* WHAT IS EXPECTED: Write the data below out again in full, exactly as shown.

Start of DATASET ENTRIES

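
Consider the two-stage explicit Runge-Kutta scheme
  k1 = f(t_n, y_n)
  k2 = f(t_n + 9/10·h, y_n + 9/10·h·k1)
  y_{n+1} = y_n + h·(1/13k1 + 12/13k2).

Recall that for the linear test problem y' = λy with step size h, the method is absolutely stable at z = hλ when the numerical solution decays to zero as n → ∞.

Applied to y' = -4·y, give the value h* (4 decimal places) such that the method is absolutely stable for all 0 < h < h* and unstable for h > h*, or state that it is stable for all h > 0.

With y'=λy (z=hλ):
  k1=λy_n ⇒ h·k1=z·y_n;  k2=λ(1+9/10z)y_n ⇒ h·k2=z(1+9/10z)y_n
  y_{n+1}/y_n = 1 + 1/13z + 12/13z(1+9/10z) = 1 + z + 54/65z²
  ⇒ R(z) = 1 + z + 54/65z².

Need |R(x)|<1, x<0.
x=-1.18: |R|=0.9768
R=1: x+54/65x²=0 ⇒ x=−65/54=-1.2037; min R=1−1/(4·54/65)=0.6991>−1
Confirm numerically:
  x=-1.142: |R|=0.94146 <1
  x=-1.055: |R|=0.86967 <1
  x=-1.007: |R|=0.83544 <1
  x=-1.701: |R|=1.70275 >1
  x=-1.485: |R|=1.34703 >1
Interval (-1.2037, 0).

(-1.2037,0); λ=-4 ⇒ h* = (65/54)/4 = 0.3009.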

End of DATASET ENTRIES

* ANSWER:
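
Consider the two-stage explicit Runge-Kutta scheme
  k1 = f(t_n, y_n)
  k2 = f(t_n + 9/10·h, y_n + 9/10·h·k1)
  y_{n+1} = y_n + h·(1/13k1 + 12/13k2).

Recall that for the linear test problem y' = λy with step size h, the method is absolutely stable at z = hλ when the numerical solution decays to zero as n → ∞.

Applied to y' = -4·y, give the value h* (4 decimal places) such that the method is absolutely stable for all 0 < h < h* and unstable for h > h*, or state that it is stable for all h > 0.

With y'=λy (z=hλ):
  k1=λy_n ⇒ h·k1=z·y_n;  k2=λ(1+9/10z)y_n ⇒ h·k2=z(1+9/10z)y_n
  y_{n+1}/y_n = 1 + 1/13z + 12/13z(1+9/10z) = 1 + z + 54/65z²
  ⇒ R(z) = 1 + z + 54/65z².

Need |R(x)|<1, x<0.
x=-1.18: |R|=0.9768
R=1: x+54/65x²=0 ⇒ x=−65/54=-1.2037; min R=1−1/(4·54/65)=0.6991>−1
Confirm numerically:
  x=-1.142: |R|=0.94146 <1
  x=-1.055: |R|=0.86967 <1
  x=-1.007: |R|=0.83544 <1
  x=-1.701: |R|=1.70275 >1
  x=-1.485: |R|=1.34703 >1
Interval (-1.2037, 0).

(-1.2037,0); λ=-4 ⇒ h* = (65/54)/4 = 0.3009.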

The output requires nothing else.